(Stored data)
—————
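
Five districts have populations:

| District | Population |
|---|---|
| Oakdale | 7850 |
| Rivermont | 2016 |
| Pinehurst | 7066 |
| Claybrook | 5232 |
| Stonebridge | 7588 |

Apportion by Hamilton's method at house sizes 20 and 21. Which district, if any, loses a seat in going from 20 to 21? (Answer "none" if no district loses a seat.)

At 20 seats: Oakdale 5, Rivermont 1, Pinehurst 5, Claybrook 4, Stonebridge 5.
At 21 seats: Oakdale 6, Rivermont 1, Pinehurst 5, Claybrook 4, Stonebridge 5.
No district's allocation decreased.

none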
—————
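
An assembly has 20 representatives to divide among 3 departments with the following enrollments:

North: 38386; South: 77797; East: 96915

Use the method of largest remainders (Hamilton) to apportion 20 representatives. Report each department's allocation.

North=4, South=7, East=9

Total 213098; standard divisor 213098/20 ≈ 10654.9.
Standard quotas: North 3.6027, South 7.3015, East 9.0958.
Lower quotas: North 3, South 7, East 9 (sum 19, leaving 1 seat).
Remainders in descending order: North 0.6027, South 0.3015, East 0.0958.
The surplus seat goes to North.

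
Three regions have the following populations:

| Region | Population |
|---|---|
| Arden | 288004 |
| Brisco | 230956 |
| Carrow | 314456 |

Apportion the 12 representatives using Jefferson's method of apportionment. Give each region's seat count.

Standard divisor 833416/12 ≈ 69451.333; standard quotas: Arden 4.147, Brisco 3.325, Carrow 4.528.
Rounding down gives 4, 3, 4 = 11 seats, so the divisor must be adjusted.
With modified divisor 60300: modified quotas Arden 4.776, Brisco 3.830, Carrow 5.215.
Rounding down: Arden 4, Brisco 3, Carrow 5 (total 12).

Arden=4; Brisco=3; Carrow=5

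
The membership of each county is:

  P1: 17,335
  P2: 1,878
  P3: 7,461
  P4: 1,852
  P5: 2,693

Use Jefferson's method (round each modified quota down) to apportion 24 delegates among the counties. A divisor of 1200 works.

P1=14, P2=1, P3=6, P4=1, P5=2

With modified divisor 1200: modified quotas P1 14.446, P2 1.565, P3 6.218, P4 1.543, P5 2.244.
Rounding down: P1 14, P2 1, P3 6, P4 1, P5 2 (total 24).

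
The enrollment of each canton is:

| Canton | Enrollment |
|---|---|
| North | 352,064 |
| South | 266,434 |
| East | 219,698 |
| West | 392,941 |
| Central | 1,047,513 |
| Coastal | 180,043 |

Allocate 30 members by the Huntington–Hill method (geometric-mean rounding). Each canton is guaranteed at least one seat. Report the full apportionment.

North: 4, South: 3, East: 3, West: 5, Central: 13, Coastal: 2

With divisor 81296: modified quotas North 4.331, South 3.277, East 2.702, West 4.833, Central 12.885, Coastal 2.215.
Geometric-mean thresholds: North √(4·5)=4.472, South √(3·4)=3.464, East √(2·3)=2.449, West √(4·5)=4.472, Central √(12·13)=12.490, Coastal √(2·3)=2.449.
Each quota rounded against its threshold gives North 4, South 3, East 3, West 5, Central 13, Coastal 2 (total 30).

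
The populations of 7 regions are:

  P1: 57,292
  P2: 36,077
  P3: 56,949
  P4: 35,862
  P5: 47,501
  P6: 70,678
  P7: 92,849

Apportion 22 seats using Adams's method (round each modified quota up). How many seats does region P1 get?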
—————
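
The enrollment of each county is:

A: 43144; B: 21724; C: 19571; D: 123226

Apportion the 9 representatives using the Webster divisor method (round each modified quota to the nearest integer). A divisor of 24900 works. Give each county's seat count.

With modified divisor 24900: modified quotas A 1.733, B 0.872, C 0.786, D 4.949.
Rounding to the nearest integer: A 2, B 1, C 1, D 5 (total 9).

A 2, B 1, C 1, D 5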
—————
Check every line above for the string "populations", and copy the ones that have it.

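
Five districts have populations:
Three regions have the following populations:
The populations of 7 regions are: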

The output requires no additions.